**Task to complete:** Of the lines in the data below, write out exactly those from the one holding "Answer: 336" through the one holding "Let c(L) = d(1)", both included.

**Listed entries:**
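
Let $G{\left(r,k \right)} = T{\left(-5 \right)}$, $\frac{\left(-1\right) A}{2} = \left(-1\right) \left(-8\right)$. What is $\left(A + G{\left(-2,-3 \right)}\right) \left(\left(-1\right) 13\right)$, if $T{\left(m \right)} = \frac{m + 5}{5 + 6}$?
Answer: $208$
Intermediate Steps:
$T{\left(m \right)} = \frac{5}{11} + \frac{m}{11}$ ($T{\left(m \right)} = \frac{5 + m}{11} = \left(5 + m\right) \frac{1}{11} = \frac{5}{11} + \frac{m}{11}$)
$A = -16$ ($A = - 2 \left(\left(-1\right) \left(-8\right)\right) = \left(-2\right) 8 = -16$)
$G{\left(r,k \right)} = 0$ ($G{\left(r,k \right)} = \frac{5}{11} + \frac{1}{11} \left(-5\right) = \frac{5}{11} - \frac{5}{11} = 0$)
$\left(A + G{\left(-2,-3 \right)}\right) \left(\left(-1\right) 13\right) = \left(-16 + 0\right) \left(\left(-1\right) 13\right) = \left(-16\right) \left(-13\right) = 208$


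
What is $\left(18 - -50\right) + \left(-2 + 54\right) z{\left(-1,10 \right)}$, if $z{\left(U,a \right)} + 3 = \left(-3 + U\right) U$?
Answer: $120$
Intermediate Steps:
$z{\left(U,a \right)} = -3 + U \left(-3 + U\right)$ ($z{\left(U,a \right)} = -3 + \left(-3 + U\right) U = -3 + U \left(-3 + U\right)$)
$\left(18 - -50\right) + \left(-2 + 54\right) z{\left(-1,10 \right)} = \left(18 - -50\right) + \left(-2 + 54\right) \left(-3 + \left(-1\right)^{2} - -3\right) = \left(18 + 50\right) + 52 \left(-3 + 1 + 3\right) = 68 + 52 \cdot 1 = 68 + 52 = 120$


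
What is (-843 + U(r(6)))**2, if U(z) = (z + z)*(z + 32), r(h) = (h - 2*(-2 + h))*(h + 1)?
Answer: 1814409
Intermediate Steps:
r(h) = (1 + h)*(4 - h) (r(h) = (h + (4 - 2*h))*(1 + h) = (4 - h)*(1 + h) = (1 + h)*(4 - h))
U(z) = 2*z*(32 + z) (U(z) = (2*z)*(32 + z) = 2*z*(32 + z))
(-843 + U(r(6)))**2 = (-843 + 2*(4 - 1*6**2 + 3*6)*(32 + (4 - 1*6**2 + 3*6)))**2 = (-843 + 2*(4 - 1*36 + 18)*(32 + (4 - 1*36 + 18)))**2 = (-843 + 2*(4 - 36 + 18)*(32 + (4 - 36 + 18)))**2 = (-843 + 2*(-14)*(32 - 14))**2 = (-843 + 2*(-14)*18)**2 = (-843 - 504)**2 = (-1347)**2 = 1814409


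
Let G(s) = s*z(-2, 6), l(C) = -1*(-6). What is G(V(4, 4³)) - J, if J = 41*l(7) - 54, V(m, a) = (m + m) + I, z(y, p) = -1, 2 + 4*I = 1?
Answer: -799/4 ≈ -199.75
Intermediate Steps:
l(C) = 6
I = -¼ (I = -½ + (¼)*1 = -½ + ¼ = -¼ ≈ -0.25000)
V(m, a) = -¼ + 2*m (V(m, a) = (m + m) - ¼ = 2*m - ¼ = -¼ + 2*m)
G(s) = -s (G(s) = s*(-1) = -s)
J = 192 (J = 41*6 - 54 = 246 - 54 = 192)
G(V(4, 4³)) - J = -(-¼ + 2*4) - 1*192 = -(-¼ + 8) - 192 = -1*31/4 - 192 = -31/4 - 192 = -799/4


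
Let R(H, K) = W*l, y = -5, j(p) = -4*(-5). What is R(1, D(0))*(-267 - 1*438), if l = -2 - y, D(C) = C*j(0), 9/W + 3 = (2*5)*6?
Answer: -6345/19 ≈ -333.95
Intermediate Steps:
j(p) = 20
W = 3/19 (W = 9/(-3 + (2*5)*6) = 9/(-3 + 10*6) = 9/(-3 + 60) = 9/57 = 9*(1/57) = 3/19 ≈ 0.15789)
D(C) = 20*C (D(C) = C*20 = 20*C)
l = 3 (l = -2 - 1*(-5) = -2 + 5 = 3)
R(H, K) = 9/19 (R(H, K) = (3/19)*3 = 9/19)
R(1, D(0))*(-267 - 1*438) = 9*(-267 - 1*438)/19 = 9*(-267 - 438)/19 = (9/19)*(-705) = -6345/19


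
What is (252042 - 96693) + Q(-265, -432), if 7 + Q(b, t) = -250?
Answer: 155092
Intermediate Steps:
Q(b, t) = -257 (Q(b, t) = -7 - 250 = -257)
(252042 - 96693) + Q(-265, -432) = (252042 - 96693) - 257 = 155349 - 257 = 155092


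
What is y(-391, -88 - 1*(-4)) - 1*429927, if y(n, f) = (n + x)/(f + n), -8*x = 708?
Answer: -408429691/950 ≈ -4.2993e+5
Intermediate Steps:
x = -177/2 (x = -⅛*708 = -177/2 ≈ -88.500)
y(n, f) = (-177/2 + n)/(f + n) (y(n, f) = (n - 177/2)/(f + n) = (-177/2 + n)/(f + n))
y(-391, -88 - 1*(-4)) - 1*429927 = (-177/2 - 391)/((-88 - 1*(-4)) - 391) - 1*429927 = -959/2/((-88 + 4) - 391) - 429927 = -959/2/(-84 - 391) - 429927 = -959/2/(-475) - 429927 = -1/475*(-959/2) - 429927 = 959/950 - 429927 = -408429691/950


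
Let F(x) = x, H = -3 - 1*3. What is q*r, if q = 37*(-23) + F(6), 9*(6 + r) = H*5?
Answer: 23660/3 ≈ 7886.7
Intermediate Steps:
H = -6 (H = -3 - 3 = -6)
r = -28/3 (r = -6 + (-6*5)/9 = -6 + (⅑)*(-30) = -6 - 10/3 = -28/3 ≈ -9.3333)
q = -845 (q = 37*(-23) + 6 = -851 + 6 = -845)
q*r = -845*(-28/3) = 23660/3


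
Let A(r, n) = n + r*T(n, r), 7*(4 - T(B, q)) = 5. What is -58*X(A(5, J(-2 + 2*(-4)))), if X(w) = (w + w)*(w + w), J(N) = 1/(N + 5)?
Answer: -74848768/1225 ≈ -61101.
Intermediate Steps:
T(B, q) = 23/7 (T(B, q) = 4 - ⅐*5 = 4 - 5/7 = 23/7)
J(N) = 1/(5 + N)
A(r, n) = n + 23*r/7 (A(r, n) = n + r*(23/7) = n + 23*r/7)
X(w) = 4*w² (X(w) = (2*w)*(2*w) = 4*w²)
-58*X(A(5, J(-2 + 2*(-4)))) = -232*(1/(5 + (-2 + 2*(-4))) + (23/7)*5)² = -232*(1/(5 + (-2 - 8)) + 115/7)² = -232*(1/(5 - 10) + 115/7)² = -232*(1/(-5) + 115/7)² = -232*(-⅕ + 115/7)² = -232*(568/35)² = -232*322624/1225 = -58*1290496/1225 = -74848768/1225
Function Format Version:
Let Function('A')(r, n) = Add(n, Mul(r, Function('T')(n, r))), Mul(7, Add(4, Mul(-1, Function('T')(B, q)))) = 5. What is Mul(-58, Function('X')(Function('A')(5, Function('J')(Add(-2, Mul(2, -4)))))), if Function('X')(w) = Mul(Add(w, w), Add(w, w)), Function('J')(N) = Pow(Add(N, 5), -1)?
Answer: Rational(-74848768, 1225) ≈ -61101.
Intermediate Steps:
Function('T')(B, q) = Rational(23, 7) (Function('T')(B, q) = Add(4, Mul(Rational(-1, 7), 5)) = Add(4, Rational(-5, 7)) = Rational(23, 7))
Function('J')(N) = Pow(Add(5, N), -1)
Function('A')(r, n) = Add(n, Mul(Rational(23, 7), r)) (Function('A')(r, n) = Add(n, Mul(r, Rational(23, 7))) = Add(n, Mul(Rational(23, 7), r)))
Function('X')(w) = Mul(4, Pow(w, 2)) (Function('X')(w) = Mul(Mul(2, w), Mul(2, w)) = Mul(4, Pow(w, 2)))
Mul(-58, Function('X')(Function('A')(5, Function('J')(Add(-2, Mul(2, -4)))))) = Mul(-58, Mul(4, Pow(Add(Pow(Add(5, Add(-2, Mul(2, -4))), -1), Mul(Rational(23, 7), 5)), 2))) = Mul(-58, Mul(4, Pow(Add(Pow(Add(5, Add(-2, -8)), -1), Rational(115, 7)), 2))) = Mul(-58, Mul(4, Pow(Add(Pow(Add(5, -10), -1), Rational(115, 7)), 2))) = Mul(-58, Mul(4, Pow(Add(Pow(-5, -1), Rational(115, 7)), 2))) = Mul(-58, Mul(4, Pow(Add(Rational(-1, 5), Rational(115, 7)), 2))) = Mul(-58, Mul(4, Pow(Rational(568, 35), 2))) = Mul(-58, Mul(4, Rational(322624, 1225))) = Mul(-58, Rational(1290496, 1225)) = Rational(-74848768, 1225)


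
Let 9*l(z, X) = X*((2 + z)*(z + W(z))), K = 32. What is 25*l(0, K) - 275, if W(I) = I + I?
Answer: -275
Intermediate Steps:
W(I) = 2*I
l(z, X) = X*z*(2 + z)/3 (l(z, X) = (X*((2 + z)*(z + 2*z)))/9 = (X*((2 + z)*(3*z)))/9 = (X*(3*z*(2 + z)))/9 = (3*X*z*(2 + z))/9 = X*z*(2 + z)/3)
25*l(0, K) - 275 = 25*((⅓)*32*0*(2 + 0)) - 275 = 25*((⅓)*32*0*2) - 275 = 25*0 - 275 = 0 - 275 = -275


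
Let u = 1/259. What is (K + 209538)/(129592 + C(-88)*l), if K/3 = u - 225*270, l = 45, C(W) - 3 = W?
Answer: 7067595/32573653 ≈ 0.21697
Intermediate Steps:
C(W) = 3 + W
u = 1/259 ≈ 0.0038610
K = -47202747/259 (K = 3*(1/259 - 225*270) = 3*(1/259 - 60750) = 3*(-15734249/259) = -47202747/259 ≈ -1.8225e+5)
(K + 209538)/(129592 + C(-88)*l) = (-47202747/259 + 209538)/(129592 + (3 - 88)*45) = 7067595/(259*(129592 - 85*45)) = 7067595/(259*(129592 - 3825)) = (7067595/259)/125767 = (7067595/259)*(1/125767) = 7067595/32573653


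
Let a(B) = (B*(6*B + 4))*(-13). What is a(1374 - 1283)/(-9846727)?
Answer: 59150/895157 ≈ 0.066078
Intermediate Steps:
a(B) = -13*B*(4 + 6*B) (a(B) = (B*(4 + 6*B))*(-13) = -13*B*(4 + 6*B))
a(1374 - 1283)/(-9846727) = -26*(1374 - 1283)*(2 + 3*(1374 - 1283))/(-9846727) = -26*91*(2 + 3*91)*(-1/9846727) = -26*91*(2 + 273)*(-1/9846727) = -26*91*275*(-1/9846727) = -650650*(-1/9846727) = 59150/895157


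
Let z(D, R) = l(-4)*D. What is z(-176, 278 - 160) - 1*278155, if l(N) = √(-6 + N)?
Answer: -278155 - 176*I*√10 ≈ -2.7816e+5 - 556.56*I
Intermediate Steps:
z(D, R) = I*D*√10 (z(D, R) = √(-6 - 4)*D = √(-10)*D = (I*√10)*D = I*D*√10)
z(-176, 278 - 160) - 1*278155 = I*(-176)*√10 - 1*278155 = -176*I*√10 - 278155 = -278155 - 176*I*√10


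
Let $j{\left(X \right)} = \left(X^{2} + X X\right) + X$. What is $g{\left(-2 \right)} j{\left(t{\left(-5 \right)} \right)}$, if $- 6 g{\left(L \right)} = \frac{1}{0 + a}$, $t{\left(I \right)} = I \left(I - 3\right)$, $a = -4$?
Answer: $135$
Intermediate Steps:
$t{\left(I \right)} = I \left(-3 + I\right)$
$j{\left(X \right)} = X + 2 X^{2}$ ($j{\left(X \right)} = \left(X^{2} + X^{2}\right) + X = 2 X^{2} + X = X + 2 X^{2}$)
$g{\left(L \right)} = \frac{1}{24}$ ($g{\left(L \right)} = - \frac{1}{6 \left(0 - 4\right)} = - \frac{1}{6 \left(-4\right)} = \left(- \frac{1}{6}\right) \left(- \frac{1}{4}\right) = \frac{1}{24}$)
$g{\left(-2 \right)} j{\left(t{\left(-5 \right)} \right)} = \frac{- 5 \left(-3 - 5\right) \left(1 + 2 \left(- 5 \left(-3 - 5\right)\right)\right)}{24} = \frac{\left(-5\right) \left(-8\right) \left(1 + 2 \left(\left(-5\right) \left(-8\right)\right)\right)}{24} = \frac{40 \left(1 + 2 \cdot 40\right)}{24} = \frac{40 \left(1 + 80\right)}{24} = \frac{40 \cdot 81}{24} = \frac{1}{24} \cdot 3240 = 135$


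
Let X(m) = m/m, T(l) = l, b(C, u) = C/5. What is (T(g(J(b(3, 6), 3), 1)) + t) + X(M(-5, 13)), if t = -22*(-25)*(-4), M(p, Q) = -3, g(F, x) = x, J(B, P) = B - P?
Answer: -2198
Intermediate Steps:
b(C, u) = C/5 (b(C, u) = C*(1/5) = C/5)
t = -2200 (t = 550*(-4) = -2200)
X(m) = 1
(T(g(J(b(3, 6), 3), 1)) + t) + X(M(-5, 13)) = (1 - 2200) + 1 = -2199 + 1 = -2198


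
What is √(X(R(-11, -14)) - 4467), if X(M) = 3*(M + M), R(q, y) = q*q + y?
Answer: 15*I*√17 ≈ 61.847*I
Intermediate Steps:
R(q, y) = y + q² (R(q, y) = q² + y = y + q²)
X(M) = 6*M (X(M) = 3*(2*M) = 6*M)
√(X(R(-11, -14)) - 4467) = √(6*(-14 + (-11)²) - 4467) = √(6*(-14 + 121) - 4467) = √(6*107 - 4467) = √(642 - 4467) = √(-3825) = 15*I*√17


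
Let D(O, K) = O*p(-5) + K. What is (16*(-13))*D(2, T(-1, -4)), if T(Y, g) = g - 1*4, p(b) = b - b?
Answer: 1664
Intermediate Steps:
p(b) = 0
T(Y, g) = -4 + g (T(Y, g) = g - 4 = -4 + g)
D(O, K) = K (D(O, K) = O*0 + K = 0 + K = K)
(16*(-13))*D(2, T(-1, -4)) = (16*(-13))*(-4 - 4) = -208*(-8) = 1664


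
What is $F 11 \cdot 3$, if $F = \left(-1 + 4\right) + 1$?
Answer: $132$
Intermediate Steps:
$F = 4$ ($F = 3 + 1 = 4$)
$F 11 \cdot 3 = 4 \cdot 11 \cdot 3 = 44 \cdot 3 = 132$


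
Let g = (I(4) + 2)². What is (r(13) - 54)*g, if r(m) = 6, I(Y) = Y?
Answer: -1728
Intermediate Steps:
g = 36 (g = (4 + 2)² = 6² = 36)
(r(13) - 54)*g = (6 - 54)*36 = -48*36 = -1728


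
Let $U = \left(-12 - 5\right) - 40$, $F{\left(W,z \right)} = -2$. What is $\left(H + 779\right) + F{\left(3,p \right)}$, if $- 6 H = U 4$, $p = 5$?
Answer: $815$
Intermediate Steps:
$U = -57$ ($U = -17 - 40 = -57$)
$H = 38$ ($H = - \frac{\left(-57\right) 4}{6} = \left(- \frac{1}{6}\right) \left(-228\right) = 38$)
$\left(H + 779\right) + F{\left(3,p \right)} = \left(38 + 779\right) - 2 = 817 - 2 = 815$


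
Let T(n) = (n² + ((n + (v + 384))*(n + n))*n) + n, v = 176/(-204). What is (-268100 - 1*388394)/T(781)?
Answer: -16740597/36229568452 ≈ -0.00046207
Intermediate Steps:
v = -44/51 (v = 176*(-1/204) = -44/51 ≈ -0.86275)
T(n) = n + n² + 2*n²*(19540/51 + n) (T(n) = (n² + ((n + (-44/51 + 384))*(n + n))*n) + n = (n² + ((n + 19540/51)*(2*n))*n) + n = (n² + ((19540/51 + n)*(2*n))*n) + n = (n² + (2*n*(19540/51 + n))*n) + n = (n² + 2*n²*(19540/51 + n)) + n = n + n² + 2*n²*(19540/51 + n))
(-268100 - 1*388394)/T(781) = (-268100 - 1*388394)/(((1/51)*781*(51 + 102*781² + 39131*781))) = (-268100 - 388394)/(((1/51)*781*(51 + 102*609961 + 30561311))) = -656494*51/(781*(51 + 62216022 + 30561311)) = -656494/((1/51)*781*92777384) = -656494/72459136904/51 = -656494*51/72459136904 = -16740597/36229568452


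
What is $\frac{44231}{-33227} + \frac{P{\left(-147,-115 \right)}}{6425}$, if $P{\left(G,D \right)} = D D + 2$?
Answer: $\frac{155309354}{213483475} \approx 0.7275$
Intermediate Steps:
$P{\left(G,D \right)} = 2 + D^{2}$ ($P{\left(G,D \right)} = D^{2} + 2 = 2 + D^{2}$)
$\frac{44231}{-33227} + \frac{P{\left(-147,-115 \right)}}{6425} = \frac{44231}{-33227} + \frac{2 + \left(-115\right)^{2}}{6425} = 44231 \left(- \frac{1}{33227}\right) + \left(2 + 13225\right) \frac{1}{6425} = - \frac{44231}{33227} + 13227 \cdot \frac{1}{6425} = - \frac{44231}{33227} + \frac{13227}{6425} = \frac{155309354}{213483475}$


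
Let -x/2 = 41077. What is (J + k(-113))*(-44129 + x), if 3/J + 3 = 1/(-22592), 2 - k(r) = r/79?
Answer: -1643353891429/5354383 ≈ -3.0692e+5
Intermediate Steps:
x = -82154 (x = -2*41077 = -82154)
k(r) = 2 - r/79
J = -67776/67777 (J = 3/(-3 + 1/(-22592)) = 3/(-3 - 1/22592) = 3/(-67777/22592) = 3*(-22592/67777) = -67776/67777 ≈ -0.99998)
(J + k(-113))*(-44129 + x) = (-67776/67777 + (2 - 1/79*(-113)))*(-44129 - 82154) = (-67776/67777 + (2 + 113/79))*(-126283) = (-67776/67777 + 271/79)*(-126283) = (13013263/5354383)*(-126283) = -1643353891429/5354383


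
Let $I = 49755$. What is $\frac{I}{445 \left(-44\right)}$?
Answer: $- \frac{9951}{3916} \approx -2.5411$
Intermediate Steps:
$\frac{I}{445 \left(-44\right)} = \frac{49755}{445 \left(-44\right)} = \frac{49755}{-19580} = 49755 \left(- \frac{1}{19580}\right) = - \frac{9951}{3916}$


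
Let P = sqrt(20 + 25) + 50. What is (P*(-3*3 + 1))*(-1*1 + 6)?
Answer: -2000 - 120*sqrt(5) ≈ -2268.3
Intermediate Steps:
P = 50 + 3*sqrt(5) (P = sqrt(45) + 50 = 3*sqrt(5) + 50 = 50 + 3*sqrt(5) ≈ 56.708)
(P*(-3*3 + 1))*(-1*1 + 6) = ((50 + 3*sqrt(5))*(-3*3 + 1))*(-1*1 + 6) = ((50 + 3*sqrt(5))*(-9 + 1))*(-1 + 6) = ((50 + 3*sqrt(5))*(-8))*5 = (-400 - 24*sqrt(5))*5 = -2000 - 120*sqrt(5)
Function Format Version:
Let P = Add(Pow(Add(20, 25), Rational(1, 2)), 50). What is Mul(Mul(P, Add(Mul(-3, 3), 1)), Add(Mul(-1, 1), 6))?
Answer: Add(-2000, Mul(-120, Pow(5, Rational(1, 2)))) ≈ -2268.3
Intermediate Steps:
P = Add(50, Mul(3, Pow(5, Rational(1, 2)))) (P = Add(Pow(45, Rational(1, 2)), 50) = Add(Mul(3, Pow(5, Rational(1, 2))), 50) = Add(50, Mul(3, Pow(5, Rational(1, 2)))) ≈ 56.708)
Mul(Mul(P, Add(Mul(-3, 3), 1)), Add(Mul(-1, 1), 6)) = Mul(Mul(Add(50, Mul(3, Pow(5, Rational(1, 2)))), Add(Mul(-3, 3), 1)), Add(Mul(-1, 1), 6)) = Mul(Mul(Add(50, Mul(3, Pow(5, Rational(1, 2)))), Add(-9, 1)), Add(-1, 6)) = Mul(Mul(Add(50, Mul(3, Pow(5, Rational(1, 2)))), -8), 5) = Mul(Add(-400, Mul(-24, Pow(5, Rational(1, 2)))), 5) = Add(-2000, Mul(-120, Pow(5, Rational(1, 2))))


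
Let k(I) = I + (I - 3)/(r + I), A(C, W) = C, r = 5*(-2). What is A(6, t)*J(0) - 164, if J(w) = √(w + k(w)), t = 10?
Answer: -164 + 3*√30/5 ≈ -160.71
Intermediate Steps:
r = -10
k(I) = I + (-3 + I)/(-10 + I) (k(I) = I + (I - 3)/(-10 + I) = I + (-3 + I)/(-10 + I))
J(w) = √(w + (-3 + w² - 9*w)/(-10 + w))
A(6, t)*J(0) - 164 = 6*√((-3 - 19*0 + 2*0²)/(-10 + 0)) - 164 = 6*√((-3 + 0 + 2*0)/(-10)) - 164 = 6*√(-(-3 + 0 + 0)/10) - 164 = 6*√(-⅒*(-3)) - 164 = 6*√(3/10) - 164 = 6*(√30/10) - 164 = 3*√30/5 - 164 = -164 + 3*√30/5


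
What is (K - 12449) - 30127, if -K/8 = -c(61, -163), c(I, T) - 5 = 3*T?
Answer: -46448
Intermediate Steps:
c(I, T) = 5 + 3*T
K = -3872 (K = -(-8)*(5 + 3*(-163)) = -(-8)*(5 - 489) = -(-8)*(-484) = -8*484 = -3872)
(K - 12449) - 30127 = (-3872 - 12449) - 30127 = -16321 - 30127 = -46448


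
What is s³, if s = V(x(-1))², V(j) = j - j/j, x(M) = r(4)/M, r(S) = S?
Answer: 15625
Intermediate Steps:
x(M) = 4/M
V(j) = -1 + j (V(j) = j - 1*1 = j - 1 = -1 + j)
s = 25 (s = (-1 + 4/(-1))² = (-1 + 4*(-1))² = (-1 - 4)² = (-5)² = 25)
s³ = 25³ = 15625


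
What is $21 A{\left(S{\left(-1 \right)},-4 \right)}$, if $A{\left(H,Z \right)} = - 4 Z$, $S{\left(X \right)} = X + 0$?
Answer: $336$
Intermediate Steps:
$S{\left(X \right)} = X$
$21 A{\left(S{\left(-1 \right)},-4 \right)} = 21 \left(\left(-4\right) \left(-4\right)\right) = 21 \cdot 16 = 336$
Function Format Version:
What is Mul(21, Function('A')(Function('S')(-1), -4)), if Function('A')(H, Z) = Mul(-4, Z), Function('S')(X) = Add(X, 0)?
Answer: 336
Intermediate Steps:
Function('S')(X) = X
Mul(21, Function('A')(Function('S')(-1), -4)) = Mul(21, Mul(-4, -4)) = Mul(21, 16) = 336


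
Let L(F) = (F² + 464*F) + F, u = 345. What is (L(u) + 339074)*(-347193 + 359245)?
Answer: 7454451248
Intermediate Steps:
L(F) = F² + 465*F
(L(u) + 339074)*(-347193 + 359245) = (345*(465 + 345) + 339074)*(-347193 + 359245) = (345*810 + 339074)*12052 = (279450 + 339074)*12052 = 618524*12052 = 7454451248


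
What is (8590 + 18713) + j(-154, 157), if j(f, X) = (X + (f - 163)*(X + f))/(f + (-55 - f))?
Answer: 1502459/55 ≈ 27317.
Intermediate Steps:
j(f, X) = -X/55 - (-163 + f)*(X + f)/55 (j(f, X) = (X + (-163 + f)*(X + f))/(-55) = (X + (-163 + f)*(X + f))*(-1/55) = -X/55 - (-163 + f)*(X + f)/55)
(8590 + 18713) + j(-154, 157) = (8590 + 18713) + (-1/55*(-154)² + (162/55)*157 + (163/55)*(-154) - 1/55*157*(-154)) = 27303 + (-1/55*23716 + 25434/55 - 2282/5 + 2198/5) = 27303 + (-2156/5 + 25434/55 - 2282/5 + 2198/5) = 27303 + 794/55 = 1502459/55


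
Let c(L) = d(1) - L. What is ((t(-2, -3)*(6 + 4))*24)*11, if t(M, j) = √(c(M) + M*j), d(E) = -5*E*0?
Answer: 5280*√2 ≈ 7467.0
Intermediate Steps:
d(E) = 0
c(L) = -L (c(L) = 0 - L = -L)
t(M, j) = √(-M + M*j)
((t(-2, -3)*(6 + 4))*24)*11 = ((√(-2*(-1 - 3))*(6 + 4))*24)*11 = ((√(-2*(-4))*10)*24)*11 = ((√8*10)*24)*11 = (((2*√2)*10)*24)*11 = ((20*√2)*24)*11 = (480*√2)*11 = 5280*√2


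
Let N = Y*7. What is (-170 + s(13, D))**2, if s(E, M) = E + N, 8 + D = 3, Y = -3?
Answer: 31684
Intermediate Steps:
D = -5 (D = -8 + 3 = -5)
N = -21 (N = -3*7 = -21)
s(E, M) = -21 + E (s(E, M) = E - 21 = -21 + E)
(-170 + s(13, D))**2 = (-170 + (-21 + 13))**2 = (-170 - 8)**2 = (-178)**2 = 31684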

**Task output:**
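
Answer: 336
Intermediate Steps:
Function('S')(X) = X
Mul(21, Function('A')(Function('S')(-1), -4)) = Mul(21, Mul(-4, -4)) = Mul(21, 16) = 336


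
Let L(F) = (F² + 464*F) + F, u = 345. What is (L(u) + 339074)*(-347193 + 359245)?
Answer: 7454451248
Intermediate Steps:
L(F) = F² + 465*F
(L(u) + 339074)*(-347193 + 359245) = (345*(465 + 345) + 339074)*(-347193 + 359245) = (345*810 + 339074)*12052 = (279450 + 339074)*12052 = 618524*12052 = 7454451248


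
What is (8590 + 18713) + j(-154, 157), if j(f, X) = (X + (f - 163)*(X + f))/(f + (-55 - f))?
Answer: 1502459/55 ≈ 27317.
Intermediate Steps:
j(f, X) = -X/55 - (-163 + f)*(X + f)/55 (j(f, X) = (X + (-163 + f)*(X + f))/(-55) = (X + (-163 + f)*(X + f))*(-1/55) = -X/55 - (-163 + f)*(X + f)/55)
(8590 + 18713) + j(-154, 157) = (8590 + 18713) + (-1/55*(-154)² + (162/55)*157 + (163/55)*(-154) - 1/55*157*(-154)) = 27303 + (-1/55*23716 + 25434/55 - 2282/5 + 2198/5) = 27303 + (-2156/5 + 25434/55 - 2282/5 + 2198/5) = 27303 + 794/55 = 1502459/55


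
Let c(L) = d(1) - L. What is ((t(-2, -3)*(6 + 4))*24)*11, if t(M, j) = √(c(M) + M*j), d(E) = -5*E*0?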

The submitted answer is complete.